**TASK REQUIREMENTS**
Working from the records below, repeat exactly the lines starting at the line that contains "- Brown Trout" and ending at the line that contains "Dinoflagellates: Pteropod", inclusive.

**Data entries**
== Segment start ==

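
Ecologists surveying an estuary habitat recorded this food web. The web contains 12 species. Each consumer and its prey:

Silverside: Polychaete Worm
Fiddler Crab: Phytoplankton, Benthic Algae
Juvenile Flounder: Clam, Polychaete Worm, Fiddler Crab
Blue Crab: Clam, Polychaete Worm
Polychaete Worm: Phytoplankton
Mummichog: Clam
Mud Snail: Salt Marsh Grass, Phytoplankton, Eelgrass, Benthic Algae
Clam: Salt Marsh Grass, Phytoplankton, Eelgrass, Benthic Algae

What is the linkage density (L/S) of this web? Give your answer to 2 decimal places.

There are L = 18 links among S = 12 species.
L/S = 18/12 = 1.5000 ≈ 1.50.

L/S = 1.50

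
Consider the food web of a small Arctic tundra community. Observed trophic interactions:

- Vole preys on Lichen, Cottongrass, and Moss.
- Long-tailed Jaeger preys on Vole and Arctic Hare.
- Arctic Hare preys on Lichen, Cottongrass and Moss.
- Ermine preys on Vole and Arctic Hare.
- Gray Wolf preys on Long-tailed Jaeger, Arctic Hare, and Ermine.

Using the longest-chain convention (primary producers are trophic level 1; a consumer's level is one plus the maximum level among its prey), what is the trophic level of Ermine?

Trophic level 3

Cottongrass is a producer → level 1.
Arctic Hare eats Cottongrass (level 1); other prey at levels: Moss 1, Lichen 1 → level 2.
Ermine eats Arctic Hare (level 2); other prey at levels: Vole 2 → level 3.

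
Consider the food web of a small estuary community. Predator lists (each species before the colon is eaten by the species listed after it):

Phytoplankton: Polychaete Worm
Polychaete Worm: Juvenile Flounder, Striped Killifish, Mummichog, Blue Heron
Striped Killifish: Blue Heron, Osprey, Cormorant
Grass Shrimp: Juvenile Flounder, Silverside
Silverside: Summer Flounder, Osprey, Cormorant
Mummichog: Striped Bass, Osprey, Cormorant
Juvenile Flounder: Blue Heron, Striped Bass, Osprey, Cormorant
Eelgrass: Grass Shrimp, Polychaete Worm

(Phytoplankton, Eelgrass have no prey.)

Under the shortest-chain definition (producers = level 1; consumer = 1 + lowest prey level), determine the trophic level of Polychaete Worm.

Phytoplankton is a producer → level 1.
Polychaete Worm eats Phytoplankton → level 2.

Trophic level 2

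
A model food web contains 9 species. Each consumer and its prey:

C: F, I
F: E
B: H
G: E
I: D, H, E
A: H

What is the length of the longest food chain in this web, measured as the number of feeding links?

One longest chain: E → F → C.
It has 3 species and 2 links.

2 links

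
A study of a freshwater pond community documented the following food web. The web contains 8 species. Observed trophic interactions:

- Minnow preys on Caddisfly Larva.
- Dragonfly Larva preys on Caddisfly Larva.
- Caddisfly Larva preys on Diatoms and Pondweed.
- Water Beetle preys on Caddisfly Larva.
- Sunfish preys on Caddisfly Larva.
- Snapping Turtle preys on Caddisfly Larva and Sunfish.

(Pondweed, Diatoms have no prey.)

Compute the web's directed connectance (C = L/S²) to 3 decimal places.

The web has S = 8 species and L = 8 feeding links.
C = L / S² = 8 / 64 = 0.1250 ≈ 0.125.

C = 0.125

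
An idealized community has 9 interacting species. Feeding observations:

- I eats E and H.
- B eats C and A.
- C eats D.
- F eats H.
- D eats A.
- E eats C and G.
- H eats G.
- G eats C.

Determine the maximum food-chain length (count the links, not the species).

One longest chain: A → D → C → G → H → F.
It has 6 species and 5 links.

5 links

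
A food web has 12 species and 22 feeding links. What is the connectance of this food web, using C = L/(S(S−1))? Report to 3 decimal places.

C = 0.167

The web has S = 12 species and L = 22 feeding links.
C = L / (S(S−1)) = 22 / 132 = 0.1667 ≈ 0.167.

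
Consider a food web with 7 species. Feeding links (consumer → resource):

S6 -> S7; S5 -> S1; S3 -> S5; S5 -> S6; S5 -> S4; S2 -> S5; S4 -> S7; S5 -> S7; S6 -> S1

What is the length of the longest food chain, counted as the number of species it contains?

One longest chain: S7 → S4 → S5 → S3.
It has 4 species and 3 links.

4 species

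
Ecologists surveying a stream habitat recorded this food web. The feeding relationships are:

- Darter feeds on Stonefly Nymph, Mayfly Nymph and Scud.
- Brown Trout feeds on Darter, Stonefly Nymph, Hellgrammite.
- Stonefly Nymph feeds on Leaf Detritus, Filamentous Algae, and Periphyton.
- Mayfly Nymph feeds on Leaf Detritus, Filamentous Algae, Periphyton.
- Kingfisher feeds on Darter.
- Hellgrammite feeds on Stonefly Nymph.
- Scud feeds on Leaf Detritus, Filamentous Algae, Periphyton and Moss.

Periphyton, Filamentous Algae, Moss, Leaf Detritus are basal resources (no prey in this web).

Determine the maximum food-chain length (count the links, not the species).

3 links

One longest chain: Periphyton → Stonefly Nymph → Hellgrammite → Brown Trout.
It has 4 species and 3 links.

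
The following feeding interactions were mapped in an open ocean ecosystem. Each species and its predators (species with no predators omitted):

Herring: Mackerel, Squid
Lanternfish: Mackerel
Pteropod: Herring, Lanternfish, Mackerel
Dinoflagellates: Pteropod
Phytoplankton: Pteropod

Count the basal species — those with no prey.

Basal species (no prey listed): Phytoplankton, Dinoflagellates.
Count: 2.

2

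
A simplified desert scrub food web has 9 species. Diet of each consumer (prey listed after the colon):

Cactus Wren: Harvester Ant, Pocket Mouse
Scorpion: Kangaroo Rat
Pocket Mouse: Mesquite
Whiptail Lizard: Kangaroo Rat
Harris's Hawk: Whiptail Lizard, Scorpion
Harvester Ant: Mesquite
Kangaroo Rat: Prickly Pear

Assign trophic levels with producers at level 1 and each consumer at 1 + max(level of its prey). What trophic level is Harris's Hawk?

Prickly Pear is a producer → level 1.
Kangaroo Rat eats Prickly Pear → level 2.
Whiptail Lizard eats Kangaroo Rat → level 3.
Harris's Hawk eats Whiptail Lizard (level 3); other prey at levels: Scorpion 3 → level 4.

Trophic level 4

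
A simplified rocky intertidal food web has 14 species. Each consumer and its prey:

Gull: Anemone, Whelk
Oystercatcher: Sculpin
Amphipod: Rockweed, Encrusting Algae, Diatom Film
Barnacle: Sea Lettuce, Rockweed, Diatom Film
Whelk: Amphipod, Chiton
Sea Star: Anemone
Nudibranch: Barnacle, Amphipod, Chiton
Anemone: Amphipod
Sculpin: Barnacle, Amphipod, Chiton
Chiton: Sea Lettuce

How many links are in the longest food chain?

3 links

One longest chain: Sea Lettuce → Barnacle → Sculpin → Oystercatcher.
It has 4 species and 3 links.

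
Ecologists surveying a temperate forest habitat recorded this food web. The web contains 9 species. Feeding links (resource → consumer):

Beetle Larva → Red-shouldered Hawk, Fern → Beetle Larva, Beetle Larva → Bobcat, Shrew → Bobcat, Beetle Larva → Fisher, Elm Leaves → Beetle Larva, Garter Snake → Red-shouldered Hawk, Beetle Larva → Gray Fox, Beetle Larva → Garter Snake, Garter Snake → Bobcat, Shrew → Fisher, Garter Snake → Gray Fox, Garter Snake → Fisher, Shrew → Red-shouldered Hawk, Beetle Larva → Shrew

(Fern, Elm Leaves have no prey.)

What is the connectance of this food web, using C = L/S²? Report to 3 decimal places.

C = 0.185

The web has S = 9 species and L = 15 feeding links.
C = L / S² = 15 / 81 = 0.1852 ≈ 0.185.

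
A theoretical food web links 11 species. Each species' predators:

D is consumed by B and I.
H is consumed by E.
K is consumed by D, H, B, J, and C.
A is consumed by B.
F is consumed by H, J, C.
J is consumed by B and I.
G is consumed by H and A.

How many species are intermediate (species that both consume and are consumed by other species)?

4

Intermediate species (has both prey and predators): J, A, H, D.
Count: 4.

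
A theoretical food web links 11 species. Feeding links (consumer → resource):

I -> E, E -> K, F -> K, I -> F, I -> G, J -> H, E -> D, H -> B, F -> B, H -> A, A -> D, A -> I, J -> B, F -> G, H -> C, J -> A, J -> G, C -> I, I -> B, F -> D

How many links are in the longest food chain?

5 links

One longest chain: K → E → I → C → H → J.
It has 6 species and 5 links.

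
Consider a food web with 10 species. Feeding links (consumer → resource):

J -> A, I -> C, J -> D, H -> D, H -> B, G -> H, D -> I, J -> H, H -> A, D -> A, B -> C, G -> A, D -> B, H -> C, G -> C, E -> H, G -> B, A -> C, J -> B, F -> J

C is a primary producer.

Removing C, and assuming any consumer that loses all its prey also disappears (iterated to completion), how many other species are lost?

Remove C.
Round 1: B (all prey gone), A (all prey gone), I (all prey gone) → extinct.
Round 2: D (all prey gone) → extinct.
Round 3: H (all prey gone) → extinct.
Round 4: J (all prey gone), E (all prey gone), G (all prey gone) → extinct.
Round 5: F (all prey gone) → extinct.
No further losses. Total secondary extinctions: 9.

9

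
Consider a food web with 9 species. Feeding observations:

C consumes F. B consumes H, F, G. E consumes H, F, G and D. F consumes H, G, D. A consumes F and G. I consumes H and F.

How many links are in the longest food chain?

One longest chain: D → F → B.
It has 3 species and 2 links.

2 links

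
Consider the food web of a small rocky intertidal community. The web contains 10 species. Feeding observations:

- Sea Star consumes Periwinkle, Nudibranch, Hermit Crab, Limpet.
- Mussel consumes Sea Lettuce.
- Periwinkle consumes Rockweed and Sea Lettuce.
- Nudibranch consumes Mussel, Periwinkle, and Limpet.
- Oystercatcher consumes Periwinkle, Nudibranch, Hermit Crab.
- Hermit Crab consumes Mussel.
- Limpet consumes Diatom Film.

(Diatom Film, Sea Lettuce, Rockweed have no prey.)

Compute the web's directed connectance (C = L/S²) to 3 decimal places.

C = 0.150

The web has S = 10 species and L = 15 feeding links.
C = L / S² = 15 / 100 = 0.1500 ≈ 0.150.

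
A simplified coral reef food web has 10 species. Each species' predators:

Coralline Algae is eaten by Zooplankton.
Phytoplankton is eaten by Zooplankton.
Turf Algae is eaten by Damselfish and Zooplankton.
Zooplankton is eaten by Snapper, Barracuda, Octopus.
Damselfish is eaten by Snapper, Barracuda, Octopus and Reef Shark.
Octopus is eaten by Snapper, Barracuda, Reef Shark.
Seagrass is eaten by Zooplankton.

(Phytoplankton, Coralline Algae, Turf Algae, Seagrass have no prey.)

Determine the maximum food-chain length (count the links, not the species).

3 links

One longest chain: Turf Algae → Damselfish → Octopus → Reef Shark.
It has 4 species and 3 links.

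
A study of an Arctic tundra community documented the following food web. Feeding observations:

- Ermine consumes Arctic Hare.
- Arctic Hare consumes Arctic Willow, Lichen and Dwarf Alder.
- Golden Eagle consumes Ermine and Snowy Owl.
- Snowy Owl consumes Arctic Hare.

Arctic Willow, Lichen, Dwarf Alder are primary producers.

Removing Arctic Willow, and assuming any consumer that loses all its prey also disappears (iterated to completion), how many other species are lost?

0

Remove Arctic Willow.
Every predator of it retains at least one other prey: Arctic Hare still has Lichen, Dwarf Alder.
No consumer loses all prey, so no secondary extinctions occur.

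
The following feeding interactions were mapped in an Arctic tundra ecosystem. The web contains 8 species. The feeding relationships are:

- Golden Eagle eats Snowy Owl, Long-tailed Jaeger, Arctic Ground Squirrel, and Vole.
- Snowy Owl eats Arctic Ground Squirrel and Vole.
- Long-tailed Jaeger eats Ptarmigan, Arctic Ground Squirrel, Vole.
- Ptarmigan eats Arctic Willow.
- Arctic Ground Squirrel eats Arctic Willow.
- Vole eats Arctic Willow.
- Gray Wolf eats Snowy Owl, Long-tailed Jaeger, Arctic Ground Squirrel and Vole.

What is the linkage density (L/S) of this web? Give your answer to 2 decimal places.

L/S = 2.00

There are L = 16 links among S = 8 species.
L/S = 16/8 = 2.0000 ≈ 2.00.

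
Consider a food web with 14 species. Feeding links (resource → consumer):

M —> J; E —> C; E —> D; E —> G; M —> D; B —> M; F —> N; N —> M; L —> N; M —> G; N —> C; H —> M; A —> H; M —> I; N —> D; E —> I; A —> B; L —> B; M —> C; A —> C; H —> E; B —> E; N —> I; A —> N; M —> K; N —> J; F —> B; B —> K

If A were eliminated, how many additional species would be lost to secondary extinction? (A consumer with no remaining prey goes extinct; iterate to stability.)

Remove A.
Round 1: H (all prey gone) → extinct.
No further losses. Total secondary extinctions: 1.

1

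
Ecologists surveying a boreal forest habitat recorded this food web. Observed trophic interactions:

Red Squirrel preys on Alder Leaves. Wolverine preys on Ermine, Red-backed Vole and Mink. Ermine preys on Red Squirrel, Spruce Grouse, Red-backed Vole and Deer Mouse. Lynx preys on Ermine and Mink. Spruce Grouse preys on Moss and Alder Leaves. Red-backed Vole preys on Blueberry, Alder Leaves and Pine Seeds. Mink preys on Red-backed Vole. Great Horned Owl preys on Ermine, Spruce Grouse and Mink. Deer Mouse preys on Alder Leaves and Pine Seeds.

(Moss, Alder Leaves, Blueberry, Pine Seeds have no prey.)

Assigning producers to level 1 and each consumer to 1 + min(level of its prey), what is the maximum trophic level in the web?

4

Producers (level 1): Moss, Alder Leaves, Blueberry, Pine Seeds.
Following each consumer down to its lowest-level prey: Alder Leaves → Red-backed Vole → Mink → Lynx (levels 1 through 4).
All prey of Lynx (Mink 3, Ermine 3) are at level 3 or above, so Lynx is at level 1 + 3 = 4.
Every consumer has at least one prey at level 3 or below, so none exceeds level 4.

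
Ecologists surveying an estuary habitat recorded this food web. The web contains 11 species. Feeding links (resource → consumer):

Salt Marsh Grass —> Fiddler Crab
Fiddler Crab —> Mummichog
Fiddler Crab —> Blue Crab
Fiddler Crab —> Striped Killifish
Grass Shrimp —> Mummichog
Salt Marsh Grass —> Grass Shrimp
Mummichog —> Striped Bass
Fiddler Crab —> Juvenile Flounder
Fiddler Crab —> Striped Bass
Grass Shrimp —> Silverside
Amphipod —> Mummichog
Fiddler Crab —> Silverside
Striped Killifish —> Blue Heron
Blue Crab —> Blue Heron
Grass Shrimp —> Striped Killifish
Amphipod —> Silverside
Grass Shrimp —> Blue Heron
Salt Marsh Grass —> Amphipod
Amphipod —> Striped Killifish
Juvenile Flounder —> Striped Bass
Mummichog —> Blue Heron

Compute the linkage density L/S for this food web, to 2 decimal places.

There are L = 21 links among S = 11 species.
L/S = 21/11 = 1.9091 ≈ 1.91.

L/S = 1.91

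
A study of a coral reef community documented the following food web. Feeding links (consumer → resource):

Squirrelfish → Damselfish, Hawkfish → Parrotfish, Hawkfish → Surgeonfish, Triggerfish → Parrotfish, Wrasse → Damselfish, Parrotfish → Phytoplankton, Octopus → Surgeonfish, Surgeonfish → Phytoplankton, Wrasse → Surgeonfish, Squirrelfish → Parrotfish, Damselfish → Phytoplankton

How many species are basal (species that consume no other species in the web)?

1

Basal species (no prey listed): Phytoplankton.
Count: 1.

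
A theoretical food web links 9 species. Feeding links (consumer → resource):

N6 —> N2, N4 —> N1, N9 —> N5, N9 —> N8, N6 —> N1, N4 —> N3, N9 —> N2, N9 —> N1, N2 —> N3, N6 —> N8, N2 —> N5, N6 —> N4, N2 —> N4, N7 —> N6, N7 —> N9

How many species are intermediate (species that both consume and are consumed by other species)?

Intermediate species (has both prey and predators): N4, N2, N6, N9.
Count: 4.

4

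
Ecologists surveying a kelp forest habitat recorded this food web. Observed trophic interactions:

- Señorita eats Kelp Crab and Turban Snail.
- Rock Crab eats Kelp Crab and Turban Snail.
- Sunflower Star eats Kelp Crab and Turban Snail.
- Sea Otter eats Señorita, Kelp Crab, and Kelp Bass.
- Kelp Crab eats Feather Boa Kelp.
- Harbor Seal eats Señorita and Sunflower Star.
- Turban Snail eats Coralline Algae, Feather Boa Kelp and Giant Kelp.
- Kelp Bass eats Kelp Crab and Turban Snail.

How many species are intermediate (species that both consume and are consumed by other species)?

Intermediate species (has both prey and predators): Turban Snail, Kelp Crab, Señorita, Kelp Bass, Sunflower Star.
Count: 5.

5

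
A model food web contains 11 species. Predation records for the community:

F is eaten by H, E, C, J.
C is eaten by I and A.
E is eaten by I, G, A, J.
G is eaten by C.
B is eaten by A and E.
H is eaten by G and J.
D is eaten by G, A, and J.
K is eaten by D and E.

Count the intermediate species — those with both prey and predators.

Intermediate species (has both prey and predators): H, E, D, G, C.
Count: 5.

5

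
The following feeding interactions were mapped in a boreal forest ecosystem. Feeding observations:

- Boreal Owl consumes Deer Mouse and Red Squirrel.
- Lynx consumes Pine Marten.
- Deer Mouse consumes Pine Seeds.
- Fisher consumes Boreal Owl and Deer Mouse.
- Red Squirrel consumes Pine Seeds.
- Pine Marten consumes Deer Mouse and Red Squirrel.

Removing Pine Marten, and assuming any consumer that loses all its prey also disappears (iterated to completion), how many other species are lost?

Remove Pine Marten.
Round 1: Lynx (all prey gone) → extinct.
No further losses. Total secondary extinctions: 1.

1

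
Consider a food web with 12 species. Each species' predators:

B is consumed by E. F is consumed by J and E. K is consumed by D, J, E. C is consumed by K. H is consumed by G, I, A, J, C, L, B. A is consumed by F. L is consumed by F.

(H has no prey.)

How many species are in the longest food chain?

One longest chain: H → C → K → E.
It has 4 species and 3 links.

4 species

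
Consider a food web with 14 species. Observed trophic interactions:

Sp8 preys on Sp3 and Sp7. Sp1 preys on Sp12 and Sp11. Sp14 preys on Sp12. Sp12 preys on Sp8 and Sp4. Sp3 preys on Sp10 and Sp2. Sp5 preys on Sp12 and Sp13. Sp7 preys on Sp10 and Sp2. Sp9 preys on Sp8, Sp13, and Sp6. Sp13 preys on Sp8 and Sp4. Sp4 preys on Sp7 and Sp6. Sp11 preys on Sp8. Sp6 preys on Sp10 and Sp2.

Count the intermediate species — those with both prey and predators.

Intermediate species (has both prey and predators): Sp6, Sp3, Sp7, Sp4, Sp8, Sp12, Sp13, Sp11.
Count: 8.

8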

== Segment end ==

**EXERCISE SOLUTION**
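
- Brown Trout feeds on Darter, Stonefly Nymph, Hellgrammite.
- Stonefly Nymph feeds on Leaf Detritus, Filamentous Algae, and Periphyton.
- Mayfly Nymph feeds on Leaf Detritus, Filamentous Algae, Periphyton.
- Kingfisher feeds on Darter.
- Hellgrammite feeds on Stonefly Nymph.
- Scud feeds on Leaf Detritus, Filamentous Algae, Periphyton and Moss.

Periphyton, Filamentous Algae, Moss, Leaf Detritus are basal resources (no prey in this web).

Determine the maximum food-chain length (count the links, not the species).

3 links

One longest chain: Periphyton → Stonefly Nymph → Hellgrammite → Brown Trout.
It has 4 species and 3 links.

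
The following feeding interactions were mapped in an open ocean ecosystem. Each species and its predators (species with no predators omitted):

Herring: Mackerel, Squid
Lanternfish: Mackerel
Pteropod: Herring, Lanternfish, Mackerel
Dinoflagellates: Pteropod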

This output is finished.